Given records:
....

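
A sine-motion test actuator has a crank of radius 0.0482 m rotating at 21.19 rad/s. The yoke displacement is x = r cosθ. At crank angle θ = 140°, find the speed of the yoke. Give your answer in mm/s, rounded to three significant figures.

657

ω = 21.19 rad/s
x = r cosθ ⇒ ẋ = −rω sinθ.
|v| = rω|sinθ| = 0.0482·21.19·|sin 140°| = 0.65652 m/s = 656.52 mm/s.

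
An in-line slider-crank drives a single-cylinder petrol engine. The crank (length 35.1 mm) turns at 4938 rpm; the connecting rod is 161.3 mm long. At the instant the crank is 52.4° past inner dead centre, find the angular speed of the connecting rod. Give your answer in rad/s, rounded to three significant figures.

ω = 517.1 rad/s (converted from 4938 rpm).
The rod makes angle φ with the slider axis where L sinφ = r sinθ; differentiating, L cosφ·φ̇ = r ω cosθ.
L cosφ = √(L² − r² sin²θ) = 0.15888 m.
|ω_rod| = r ω |cosθ| / √(L² − r² sin²θ) = 0.0351·517.1·0.61015/0.15888 = 69.701 rad/s.

69.7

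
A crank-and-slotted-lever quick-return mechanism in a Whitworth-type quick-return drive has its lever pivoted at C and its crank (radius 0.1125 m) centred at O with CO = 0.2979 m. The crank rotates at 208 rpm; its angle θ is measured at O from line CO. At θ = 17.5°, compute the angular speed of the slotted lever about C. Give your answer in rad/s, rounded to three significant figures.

5.88

ω = 21.78 rad/s (from 208 rpm).
Crank pin A relative to C: A = (d + r cosθ, r sinθ); lever angle φ = atan2(r sinθ, d + r cosθ).
Differentiating tanφ: φ̇ = rω(d cosθ + r)/(d² + r² + 2dr cosθ).
d² + r² + 2dr cosθ = |CA|² = 0.165326 m²;  d cosθ + r = +0.39661 m.
|ω_lever| = |0.1125·21.78·+0.39661| / 0.165326 = 5.8785 rad/s.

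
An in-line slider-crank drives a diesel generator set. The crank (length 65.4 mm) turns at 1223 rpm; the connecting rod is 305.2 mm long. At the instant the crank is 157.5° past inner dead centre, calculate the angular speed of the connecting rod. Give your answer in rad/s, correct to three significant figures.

ω = 128.1 rad/s (converted from 1223 rpm).
The rod makes angle φ with the slider axis where L sinφ = r sinθ; differentiating, L cosφ·φ̇ = r ω cosθ.
L cosφ = √(L² − r² sin²θ) = 0.30417 m.
|ω_rod| = r ω |cosθ| / √(L² − r² sin²θ) = 0.0654·128.1·0.92388/0.30417 = 25.441 rad/s.

25.4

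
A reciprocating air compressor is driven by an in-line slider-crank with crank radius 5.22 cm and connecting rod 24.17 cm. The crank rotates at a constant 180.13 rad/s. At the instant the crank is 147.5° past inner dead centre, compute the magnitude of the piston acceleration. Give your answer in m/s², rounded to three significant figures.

ω = 180.1 rad/s
x(θ) = r cosθ + √(L² − r² sin²θ); with ω constant, a = ω²·d²x/dθ².
d²x/dθ² = −r cosθ − r²(cos2θ)/√u − r⁴ sin²2θ/(4u^{3/2}),  u = L² − r² sin²θ = 0.0576323 m².
Substituting r = 0.0522 m, L = 0.2417 m, θ = 147.5°: d²x/dθ² = +0.039118 m.
a = ω²·d²x/dθ² = (180.1)²·(+0.039118) = +1269.3 m/s²;  |a| = 1269.3 m/s².

1270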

....

Exercise: Everything from the line with "A crank-and-slotted-lever quick-return" through the last line of the data is to be retyped verbatim, with no other text.

Answer section:
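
A crank-and-slotted-lever quick-return mechanism in a Whitworth-type quick-return drive has its lever pivoted at C and its crank (radius 0.1125 m) centred at O with CO = 0.2979 m. The crank rotates at 208 rpm; its angle θ is measured at O from line CO. At θ = 17.5°, compute the angular speed of the slotted lever about C. Give your answer in rad/s, rounded to three significant figures.

5.88

ω = 21.78 rad/s (from 208 rpm).
Crank pin A relative to C: A = (d + r cosθ, r sinθ); lever angle φ = atan2(r sinθ, d + r cosθ).
Differentiating tanφ: φ̇ = rω(d cosθ + r)/(d² + r² + 2dr cosθ).
d² + r² + 2dr cosθ = |CA|² = 0.165326 m²;  d cosθ + r = +0.39661 m.
|ω_lever| = |0.1125·21.78·+0.39661| / 0.165326 = 5.8785 rad/s.

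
An in-line slider-crank drives a diesel generator set. The crank (length 65.4 mm) turns at 1223 rpm; the connecting rod is 305.2 mm long. At the instant the crank is 157.5° past inner dead centre, calculate the angular speed of the connecting rod. Give your answer in rad/s, correct to three significant figures.

ω = 128.1 rad/s (converted from 1223 rpm).
The rod makes angle φ with the slider axis where L sinφ = r sinθ; differentiating, L cosφ·φ̇ = r ω cosθ.
L cosφ = √(L² − r² sin²θ) = 0.30417 m.
|ω_rod| = r ω |cosθ| / √(L² − r² sin²θ) = 0.0654·128.1·0.92388/0.30417 = 25.441 rad/s.

25.4

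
A reciprocating air compressor is driven by an in-line slider-crank with crank radius 5.22 cm and connecting rod 24.17 cm. The crank rotates at a constant 180.13 rad/s. At the instant the crank is 147.5° past inner dead centre, compute the magnitude of the piston acceleration. Give your answer in m/s², rounded to three significant figures.

ω = 180.1 rad/s
x(θ) = r cosθ + √(L² − r² sin²θ); with ω constant, a = ω²·d²x/dθ².
d²x/dθ² = −r cosθ − r²(cos2θ)/√u − r⁴ sin²2θ/(4u^{3/2}),  u = L² − r² sin²θ = 0.0576323 m².
Substituting r = 0.0522 m, L = 0.2417 m, θ = 147.5°: d²x/dθ² = +0.039118 m.
a = ω²·d²x/dθ² = (180.1)²·(+0.039118) = +1269.3 m/s²;  |a| = 1269.3 m/s².

1270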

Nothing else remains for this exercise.